TASK TO COMPLETE:
Reproduce the listing verbatim through the line with "- Unit R8: Tenure".
● ● ●
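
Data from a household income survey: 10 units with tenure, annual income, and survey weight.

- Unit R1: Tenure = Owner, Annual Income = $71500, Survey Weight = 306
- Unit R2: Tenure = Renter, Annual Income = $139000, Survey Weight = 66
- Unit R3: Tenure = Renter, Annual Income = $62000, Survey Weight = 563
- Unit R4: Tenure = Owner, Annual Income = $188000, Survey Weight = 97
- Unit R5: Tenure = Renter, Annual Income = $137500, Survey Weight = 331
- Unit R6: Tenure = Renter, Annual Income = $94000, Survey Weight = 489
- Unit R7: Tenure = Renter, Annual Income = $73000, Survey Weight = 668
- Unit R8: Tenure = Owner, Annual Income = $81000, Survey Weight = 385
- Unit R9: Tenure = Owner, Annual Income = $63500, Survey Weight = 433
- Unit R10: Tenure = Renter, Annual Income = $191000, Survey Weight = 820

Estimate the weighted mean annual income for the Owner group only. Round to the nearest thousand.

Owner rows: R1, R4, R8, R9
Weighted sum = 98795500
Sum of weights = 1221
Weighted mean = 98795500 / 1221 = 80913.595

81000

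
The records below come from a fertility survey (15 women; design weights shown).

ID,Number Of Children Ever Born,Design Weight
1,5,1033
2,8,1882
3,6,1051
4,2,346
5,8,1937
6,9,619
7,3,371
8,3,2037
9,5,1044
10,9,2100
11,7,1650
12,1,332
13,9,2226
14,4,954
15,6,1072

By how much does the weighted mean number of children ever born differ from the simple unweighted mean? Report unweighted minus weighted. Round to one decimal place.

Unweighted sum = 85
Unweighted mean = 85 / 15 = 5.6666667
Weighted sum = 121794
Sum of weights = 18654
Weighted mean = 121794 / 18654 = 6.529109
Difference (unweighted minus weighted) = -0.86244237

-0.9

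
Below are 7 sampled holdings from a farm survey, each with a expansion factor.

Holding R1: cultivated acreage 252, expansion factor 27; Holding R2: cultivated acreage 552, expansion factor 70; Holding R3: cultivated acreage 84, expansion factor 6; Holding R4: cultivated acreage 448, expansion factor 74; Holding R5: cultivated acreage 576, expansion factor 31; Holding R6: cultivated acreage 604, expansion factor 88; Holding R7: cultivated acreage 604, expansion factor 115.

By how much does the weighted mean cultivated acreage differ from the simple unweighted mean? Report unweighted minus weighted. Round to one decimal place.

-88.5

Unweighted sum = 252 + 552 + 84 + 448 + 576 + 604 + 604 = 3120
Unweighted mean = 3120 / 7 = 445.71429
Weighted sum = 219568
Sum of weights = 27 + 70 + 6 + 74 + 31 + 88 + 115 = 411
Weighted mean = 219568 / 411 = 534.22871
Difference (unweighted minus weighted) = -88.514425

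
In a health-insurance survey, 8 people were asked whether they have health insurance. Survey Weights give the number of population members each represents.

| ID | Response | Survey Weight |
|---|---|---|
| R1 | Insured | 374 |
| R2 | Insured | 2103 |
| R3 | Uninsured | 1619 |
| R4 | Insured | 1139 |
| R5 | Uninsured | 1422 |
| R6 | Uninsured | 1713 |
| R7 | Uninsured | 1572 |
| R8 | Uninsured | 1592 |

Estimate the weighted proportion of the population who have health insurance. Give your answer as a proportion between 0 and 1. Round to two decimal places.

Sum of weights for 'Insured' = 374 + 2103 + 1139 = 3616
Total weight = 374 + 2103 + 1619 + 1139 + 1422 + 1713 + 1572 + 1592 = 11534
Weighted proportion = 3616 / 11534 = 0.31350789

0.31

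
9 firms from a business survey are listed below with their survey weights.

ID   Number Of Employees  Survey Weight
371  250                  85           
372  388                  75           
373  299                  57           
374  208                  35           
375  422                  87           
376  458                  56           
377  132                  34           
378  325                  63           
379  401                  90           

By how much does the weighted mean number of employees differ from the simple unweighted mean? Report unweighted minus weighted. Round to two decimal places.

-20.02

Unweighted sum = 250 + 388 + 299 + 208 + 422 + 458 + 132 + 325 + 401 = 2883
Unweighted mean = 2883 / 9 = 320.33333
Weighted sum = 250×85 + 388×75 + 299×57 + 208×35 + 422×87 + 458×56 + 132×34 + 325×63 + 401×90
  = 21250 + 29100 + 17043 + 7280 + 36714 + 25648 + 4488 + 20475 + 36090 = 198088
Sum of weights = 582
Weighted mean = 198088 / 582 = 340.35739
Difference (unweighted minus weighted) = -20.024055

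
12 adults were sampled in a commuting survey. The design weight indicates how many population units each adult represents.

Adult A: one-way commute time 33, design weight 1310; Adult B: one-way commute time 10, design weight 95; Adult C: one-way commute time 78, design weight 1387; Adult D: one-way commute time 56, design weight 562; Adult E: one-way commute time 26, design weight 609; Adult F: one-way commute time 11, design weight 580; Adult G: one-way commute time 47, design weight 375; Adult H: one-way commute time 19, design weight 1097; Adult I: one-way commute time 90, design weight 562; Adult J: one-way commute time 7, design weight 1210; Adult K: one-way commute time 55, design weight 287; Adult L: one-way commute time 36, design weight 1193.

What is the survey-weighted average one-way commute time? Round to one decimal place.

Weighted sum = 362303
Sum of weights = 9267
Weighted mean = 362303 / 9267 = 39.09604

39.1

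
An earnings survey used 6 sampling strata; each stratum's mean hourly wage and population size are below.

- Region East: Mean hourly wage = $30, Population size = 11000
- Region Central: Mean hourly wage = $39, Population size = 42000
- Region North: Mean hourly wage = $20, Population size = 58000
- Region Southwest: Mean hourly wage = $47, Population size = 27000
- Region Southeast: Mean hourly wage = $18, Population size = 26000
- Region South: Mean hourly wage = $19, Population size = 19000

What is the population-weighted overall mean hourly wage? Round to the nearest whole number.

29

Σ Nₕ·x̄ₕ = 30×11000 + 39×42000 + 20×58000 + 47×27000 + 18×26000 + 19×19000
  = 330000 + 1638000 + 1160000 + 1269000 + 468000 + 361000 = 5226000
Σ Nₕ = 11000 + 42000 + 58000 + 27000 + 26000 + 19000 = 183000
Overall mean = 5226000 / 183000 = 28.557377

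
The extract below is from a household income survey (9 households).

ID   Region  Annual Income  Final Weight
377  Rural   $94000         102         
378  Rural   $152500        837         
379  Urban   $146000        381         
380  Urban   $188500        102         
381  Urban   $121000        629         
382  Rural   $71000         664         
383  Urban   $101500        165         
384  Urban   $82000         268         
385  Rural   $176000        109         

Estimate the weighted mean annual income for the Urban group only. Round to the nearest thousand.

123000

Urban rows: 379, 380, 381, 383, 384
Weighted sum = 189685500
Sum of weights = 381 + 102 + 629 + 165 + 268 = 1545
Weighted mean = 189685500 / 1545 = 122773.79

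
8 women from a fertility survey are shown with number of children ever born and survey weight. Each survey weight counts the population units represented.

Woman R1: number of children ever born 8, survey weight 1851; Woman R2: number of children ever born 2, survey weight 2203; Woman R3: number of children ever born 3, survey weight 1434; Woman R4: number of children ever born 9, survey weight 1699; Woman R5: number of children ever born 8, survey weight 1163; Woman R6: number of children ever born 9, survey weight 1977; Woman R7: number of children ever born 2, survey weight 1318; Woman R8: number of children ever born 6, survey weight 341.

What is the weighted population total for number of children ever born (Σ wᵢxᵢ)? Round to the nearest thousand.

71000

Weighted total = 8×1851 + 2×2203 + 3×1434 + 9×1699 + 8×1163 + 9×1977 + 2×1318 + 6×341
  = 70586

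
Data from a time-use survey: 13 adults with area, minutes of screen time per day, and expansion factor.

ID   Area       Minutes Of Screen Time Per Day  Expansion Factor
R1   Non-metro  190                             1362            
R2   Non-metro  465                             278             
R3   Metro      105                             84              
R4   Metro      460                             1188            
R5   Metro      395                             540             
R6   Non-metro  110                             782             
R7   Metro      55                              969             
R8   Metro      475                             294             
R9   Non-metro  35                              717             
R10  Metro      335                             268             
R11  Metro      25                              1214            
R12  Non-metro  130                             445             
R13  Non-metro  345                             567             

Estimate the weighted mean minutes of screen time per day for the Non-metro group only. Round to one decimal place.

181.3

Non-metro rows: R1, R2, R6, R9, R12, R13
Weighted sum = 190×1362 + 465×278 + 110×782 + 35×717 + 130×445 + 345×567
  = 258780 + 129270 + 86020 + 25095 + 57850 + 195615 = 752630
Sum of weights = 1362 + 278 + 782 + 717 + 445 + 567 = 4151
Weighted mean = 752630 / 4151 = 181.31294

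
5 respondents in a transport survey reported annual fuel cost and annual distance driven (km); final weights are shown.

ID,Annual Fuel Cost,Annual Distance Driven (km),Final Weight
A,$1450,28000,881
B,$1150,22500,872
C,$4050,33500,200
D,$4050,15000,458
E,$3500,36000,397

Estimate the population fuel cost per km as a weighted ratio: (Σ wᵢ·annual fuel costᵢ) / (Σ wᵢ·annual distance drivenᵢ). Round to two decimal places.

Σ wᵢ·y = 1450×881 + 1150×872 + 4050×200 + 4050×458 + 3500×397
  = 1277450 + 1002800 + 810000 + 1854900 + 1389500 = 6334650
Σ wᵢ·x = 28000×881 + 22500×872 + 33500×200 + 15000×458 + 36000×397
  = 24668000 + 19620000 + 6700000 + 6870000 + 14292000 = 72150000
Ratio = 6334650 / 72150000 = 0.087798337

0.09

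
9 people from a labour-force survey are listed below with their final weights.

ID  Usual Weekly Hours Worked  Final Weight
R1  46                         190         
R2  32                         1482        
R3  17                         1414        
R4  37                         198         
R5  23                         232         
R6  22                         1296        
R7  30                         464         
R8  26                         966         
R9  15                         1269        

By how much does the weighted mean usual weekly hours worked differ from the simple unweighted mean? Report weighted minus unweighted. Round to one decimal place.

Unweighted sum = 46 + 32 + 17 + 37 + 23 + 22 + 30 + 26 + 15 = 248
Unweighted mean = 248 / 9 = 27.555556
Weighted sum = 46×190 + 32×1482 + 17×1414 + 37×198 + 23×232 + 22×1296 + 30×464 + 26×966 + 15×1269
  = 8740 + 47424 + 24038 + 7326 + 5336 + 28512 + 13920 + 25116 + 19035 = 179447
Sum of weights = 190 + 1482 + 1414 + 198 + 232 + 1296 + 464 + 966 + 1269 = 7511
Weighted mean = 179447 / 7511 = 23.891226
Difference (weighted minus unweighted) = -3.6643294

-3.7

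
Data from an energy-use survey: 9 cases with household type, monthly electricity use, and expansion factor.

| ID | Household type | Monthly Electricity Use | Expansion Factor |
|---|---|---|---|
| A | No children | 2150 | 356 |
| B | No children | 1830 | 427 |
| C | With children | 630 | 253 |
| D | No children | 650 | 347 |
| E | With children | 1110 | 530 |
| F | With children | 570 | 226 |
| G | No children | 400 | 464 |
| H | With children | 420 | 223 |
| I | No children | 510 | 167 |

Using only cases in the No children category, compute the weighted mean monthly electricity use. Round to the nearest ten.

No children rows: A, B, D, G, I
Weighted sum = 2150×356 + 1830×427 + 650×347 + 400×464 + 510×167
  = 2043130
Sum of weights = 356 + 427 + 347 + 464 + 167 = 1761
Weighted mean = 2043130 / 1761 = 1160.2101

1160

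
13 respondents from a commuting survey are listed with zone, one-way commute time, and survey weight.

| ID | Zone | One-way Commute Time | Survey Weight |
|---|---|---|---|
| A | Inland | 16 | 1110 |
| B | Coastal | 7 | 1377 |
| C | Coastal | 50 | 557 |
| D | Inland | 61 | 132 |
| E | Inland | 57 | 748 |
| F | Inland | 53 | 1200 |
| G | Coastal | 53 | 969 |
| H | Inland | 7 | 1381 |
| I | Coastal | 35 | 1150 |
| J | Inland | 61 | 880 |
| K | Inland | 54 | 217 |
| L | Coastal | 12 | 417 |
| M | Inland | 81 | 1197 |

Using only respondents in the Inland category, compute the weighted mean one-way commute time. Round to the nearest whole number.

44

Inland rows: A, D, E, F, H, J, K, M
Weighted sum = 304070
Sum of weights = 1110 + 132 + 748 + 1200 + 1381 + 880 + 217 + 1197 = 6865
Weighted mean = 304070 / 6865 = 44.29279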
● ● ●
THE COMPLETED TASK:
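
Data from a household income survey: 10 units with tenure, annual income, and survey weight.

- Unit R1: Tenure = Owner, Annual Income = $71500, Survey Weight = 306
- Unit R2: Tenure = Renter, Annual Income = $139000, Survey Weight = 66
- Unit R3: Tenure = Renter, Annual Income = $62000, Survey Weight = 563
- Unit R4: Tenure = Owner, Annual Income = $188000, Survey Weight = 97
- Unit R5: Tenure = Renter, Annual Income = $137500, Survey Weight = 331
- Unit R6: Tenure = Renter, Annual Income = $94000, Survey Weight = 489
- Unit R7: Tenure = Renter, Annual Income = $73000, Survey Weight = 668
- Unit R8: Tenure = Owner, Annual Income = $81000, Survey Weight = 385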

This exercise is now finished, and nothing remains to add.